Your answer should repeat every line of the records below in which the word "mailed" appears.

> Dataset content:
☆ ☆ ☆

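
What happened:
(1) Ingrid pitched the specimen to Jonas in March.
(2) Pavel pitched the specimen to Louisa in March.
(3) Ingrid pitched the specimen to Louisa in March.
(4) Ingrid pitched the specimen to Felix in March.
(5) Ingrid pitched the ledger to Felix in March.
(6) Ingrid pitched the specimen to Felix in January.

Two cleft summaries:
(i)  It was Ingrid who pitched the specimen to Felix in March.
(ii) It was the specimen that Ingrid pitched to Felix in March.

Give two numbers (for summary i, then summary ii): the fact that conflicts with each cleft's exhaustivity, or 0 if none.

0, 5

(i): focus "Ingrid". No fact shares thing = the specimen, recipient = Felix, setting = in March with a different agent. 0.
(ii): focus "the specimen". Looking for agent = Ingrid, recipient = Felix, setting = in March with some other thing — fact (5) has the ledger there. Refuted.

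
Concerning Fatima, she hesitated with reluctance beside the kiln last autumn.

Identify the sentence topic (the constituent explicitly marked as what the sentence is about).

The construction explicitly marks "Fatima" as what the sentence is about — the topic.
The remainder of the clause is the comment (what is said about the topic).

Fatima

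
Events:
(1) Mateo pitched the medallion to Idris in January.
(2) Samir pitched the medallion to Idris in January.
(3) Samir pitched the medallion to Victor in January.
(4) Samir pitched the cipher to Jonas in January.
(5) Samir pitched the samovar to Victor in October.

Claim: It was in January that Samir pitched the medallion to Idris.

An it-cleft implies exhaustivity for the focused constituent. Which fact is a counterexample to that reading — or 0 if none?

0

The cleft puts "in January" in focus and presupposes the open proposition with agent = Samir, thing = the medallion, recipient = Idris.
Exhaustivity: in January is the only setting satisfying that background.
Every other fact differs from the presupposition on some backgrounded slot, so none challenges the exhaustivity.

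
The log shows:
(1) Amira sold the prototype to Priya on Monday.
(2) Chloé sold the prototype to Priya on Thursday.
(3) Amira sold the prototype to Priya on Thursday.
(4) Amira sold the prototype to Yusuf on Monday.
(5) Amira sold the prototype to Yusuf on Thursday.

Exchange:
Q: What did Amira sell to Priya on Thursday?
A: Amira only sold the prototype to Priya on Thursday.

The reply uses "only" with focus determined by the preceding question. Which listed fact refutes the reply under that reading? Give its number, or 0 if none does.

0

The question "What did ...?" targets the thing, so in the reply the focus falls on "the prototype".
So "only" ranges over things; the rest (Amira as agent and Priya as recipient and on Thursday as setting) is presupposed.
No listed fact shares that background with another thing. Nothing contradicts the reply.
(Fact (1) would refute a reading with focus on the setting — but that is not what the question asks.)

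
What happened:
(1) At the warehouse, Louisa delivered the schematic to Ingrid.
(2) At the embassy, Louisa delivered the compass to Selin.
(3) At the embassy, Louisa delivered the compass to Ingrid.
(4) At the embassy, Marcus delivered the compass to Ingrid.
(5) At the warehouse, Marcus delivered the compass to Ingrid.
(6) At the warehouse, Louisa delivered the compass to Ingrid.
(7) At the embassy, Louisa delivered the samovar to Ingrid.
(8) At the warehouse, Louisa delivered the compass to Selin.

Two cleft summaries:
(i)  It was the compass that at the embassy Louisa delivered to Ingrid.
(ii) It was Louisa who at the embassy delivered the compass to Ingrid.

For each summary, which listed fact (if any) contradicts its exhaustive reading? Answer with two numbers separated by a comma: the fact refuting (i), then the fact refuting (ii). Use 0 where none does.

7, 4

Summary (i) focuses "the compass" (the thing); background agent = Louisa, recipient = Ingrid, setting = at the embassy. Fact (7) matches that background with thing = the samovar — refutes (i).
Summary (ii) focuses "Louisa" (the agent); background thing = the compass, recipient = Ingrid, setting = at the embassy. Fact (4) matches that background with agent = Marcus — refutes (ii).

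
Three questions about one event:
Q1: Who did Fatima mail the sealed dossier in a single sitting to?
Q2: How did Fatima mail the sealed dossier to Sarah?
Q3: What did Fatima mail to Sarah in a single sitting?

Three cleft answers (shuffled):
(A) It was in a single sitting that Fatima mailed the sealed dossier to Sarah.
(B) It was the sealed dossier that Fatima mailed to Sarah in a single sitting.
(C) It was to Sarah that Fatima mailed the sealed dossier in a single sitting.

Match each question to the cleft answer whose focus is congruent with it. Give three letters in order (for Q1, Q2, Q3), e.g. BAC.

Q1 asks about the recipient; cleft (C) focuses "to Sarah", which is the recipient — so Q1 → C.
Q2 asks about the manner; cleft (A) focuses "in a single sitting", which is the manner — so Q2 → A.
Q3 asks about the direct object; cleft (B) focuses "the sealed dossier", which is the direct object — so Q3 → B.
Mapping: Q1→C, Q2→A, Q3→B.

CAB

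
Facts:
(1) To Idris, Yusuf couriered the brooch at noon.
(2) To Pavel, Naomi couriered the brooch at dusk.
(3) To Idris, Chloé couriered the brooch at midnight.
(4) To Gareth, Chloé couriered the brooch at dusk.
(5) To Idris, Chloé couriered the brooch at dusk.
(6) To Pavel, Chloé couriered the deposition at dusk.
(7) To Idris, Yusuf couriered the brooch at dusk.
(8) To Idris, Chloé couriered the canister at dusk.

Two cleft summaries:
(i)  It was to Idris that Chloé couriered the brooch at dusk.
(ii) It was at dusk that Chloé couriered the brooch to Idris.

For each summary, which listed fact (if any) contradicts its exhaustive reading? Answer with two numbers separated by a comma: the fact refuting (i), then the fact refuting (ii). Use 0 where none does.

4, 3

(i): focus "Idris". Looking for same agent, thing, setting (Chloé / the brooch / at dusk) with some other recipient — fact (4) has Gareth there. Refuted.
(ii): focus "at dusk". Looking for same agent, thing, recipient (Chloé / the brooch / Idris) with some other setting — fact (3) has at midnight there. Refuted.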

☆ ☆ ☆

> Reply:
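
(A) It was in a single sitting that Fatima mailed the sealed dossier to Sarah.
(B) It was the sealed dossier that Fatima mailed to Sarah in a single sitting.
(C) It was to Sarah that Fatima mailed the sealed dossier in a single sitting.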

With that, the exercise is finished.